Provided data Start Marker

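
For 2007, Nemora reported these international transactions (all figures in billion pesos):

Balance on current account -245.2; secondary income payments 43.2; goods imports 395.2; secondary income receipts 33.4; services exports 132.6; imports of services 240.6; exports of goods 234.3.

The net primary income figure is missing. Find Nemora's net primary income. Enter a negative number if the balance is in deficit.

Current account = goods balance + services balance + net primary income + net secondary income
Sum of the known components = -278.7
Net primary income = CA - (known components) = -245.2 - (-278.7) = 33.5

33.5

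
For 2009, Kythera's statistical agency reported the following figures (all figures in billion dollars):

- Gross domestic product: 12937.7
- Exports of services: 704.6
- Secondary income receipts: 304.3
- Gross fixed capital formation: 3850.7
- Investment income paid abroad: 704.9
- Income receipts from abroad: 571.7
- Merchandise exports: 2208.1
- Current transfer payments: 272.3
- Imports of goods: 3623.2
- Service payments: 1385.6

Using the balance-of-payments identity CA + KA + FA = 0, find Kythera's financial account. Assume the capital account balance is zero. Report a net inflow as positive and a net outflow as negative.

2197.3

Goods balance = 2208.1 - 3623.2 = -1415.1
Services balance = 704.6 - 1385.6 = -681.0
Trade balance (goods + services) = -1415.1 + (-681.0) = -2096.1
Net primary income = 571.7 - 704.9 = -133.2
Net secondary income = 304.3 - 272.3 = 32.0
Current account = -2096.1 + (-133.2) + 32.0 = -2197.3
Financial account = -(-2197.3) = 2197.3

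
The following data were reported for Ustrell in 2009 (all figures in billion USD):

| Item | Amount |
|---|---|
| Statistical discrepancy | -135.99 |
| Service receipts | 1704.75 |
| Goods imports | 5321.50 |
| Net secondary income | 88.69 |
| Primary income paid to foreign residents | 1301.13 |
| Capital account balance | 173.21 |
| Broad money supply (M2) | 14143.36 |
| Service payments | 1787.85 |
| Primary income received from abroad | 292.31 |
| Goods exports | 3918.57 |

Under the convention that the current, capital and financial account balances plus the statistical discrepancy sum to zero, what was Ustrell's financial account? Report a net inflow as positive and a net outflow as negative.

Goods balance = 3918.57 - 5321.50 = -1402.93
Services balance = 1704.75 - 1787.85 = -83.10
Trade balance (goods + services) = -1402.93 + (-83.10) = -1486.03
Net primary income = 292.31 - 1301.13 = -1008.82
Net secondary income = 88.69
Current account = -1486.03 + (-1008.82) + 88.69 = -2406.16
Financial account = -(-2406.16 + 173.21 + (-135.99)) = 2368.94

2368.94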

Provided data End Marker

Reproduce the data in its entirety. Keep every character unchanged.

• Response to the task:
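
For 2007, Nemora reported these international transactions (all figures in billion pesos):

Balance on current account -245.2; secondary income payments 43.2; goods imports 395.2; secondary income receipts 33.4; services exports 132.6; imports of services 240.6; exports of goods 234.3.

The net primary income figure is missing. Find Nemora's net primary income. Enter a negative number if the balance is in deficit.

Current account = goods balance + services balance + net primary income + net secondary income
Sum of the known components = -278.7
Net primary income = CA - (known components) = -245.2 - (-278.7) = 33.5

33.5

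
For 2009, Kythera's statistical agency reported the following figures (all figures in billion dollars):

- Gross domestic product: 12937.7
- Exports of services: 704.6
- Secondary income receipts: 304.3
- Gross fixed capital formation: 3850.7
- Investment income paid abroad: 704.9
- Income receipts from abroad: 571.7
- Merchandise exports: 2208.1
- Current transfer payments: 272.3
- Imports of goods: 3623.2
- Service payments: 1385.6

Using the balance-of-payments identity CA + KA + FA = 0, find Kythera's financial account. Assume the capital account balance is zero. Report a net inflow as positive and a net outflow as negative.

2197.3

Goods balance = 2208.1 - 3623.2 = -1415.1
Services balance = 704.6 - 1385.6 = -681.0
Trade balance (goods + services) = -1415.1 + (-681.0) = -2096.1
Net primary income = 571.7 - 704.9 = -133.2
Net secondary income = 304.3 - 272.3 = 32.0
Current account = -2096.1 + (-133.2) + 32.0 = -2197.3
Financial account = -(-2197.3) = 2197.3

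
The following data were reported for Ustrell in 2009 (all figures in billion USD):

| Item | Amount |
|---|---|
| Statistical discrepancy | -135.99 |
| Service receipts | 1704.75 |
| Goods imports | 5321.50 |
| Net secondary income | 88.69 |
| Primary income paid to foreign residents | 1301.13 |
| Capital account balance | 173.21 |
| Broad money supply (M2) | 14143.36 |
| Service payments | 1787.85 |
| Primary income received from abroad | 292.31 |
| Goods exports | 3918.57 |

Under the convention that the current, capital and financial account balances plus the statistical discrepancy sum to zero, what was Ustrell's financial account? Report a net inflow as positive and a net outflow as negative.

Goods balance = 3918.57 - 5321.50 = -1402.93
Services balance = 1704.75 - 1787.85 = -83.10
Trade balance (goods + services) = -1402.93 + (-83.10) = -1486.03
Net primary income = 292.31 - 1301.13 = -1008.82
Net secondary income = 88.69
Current account = -1486.03 + (-1008.82) + 88.69 = -2406.16
Financial account = -(-2406.16 + 173.21 + (-135.99)) = 2368.94

2368.94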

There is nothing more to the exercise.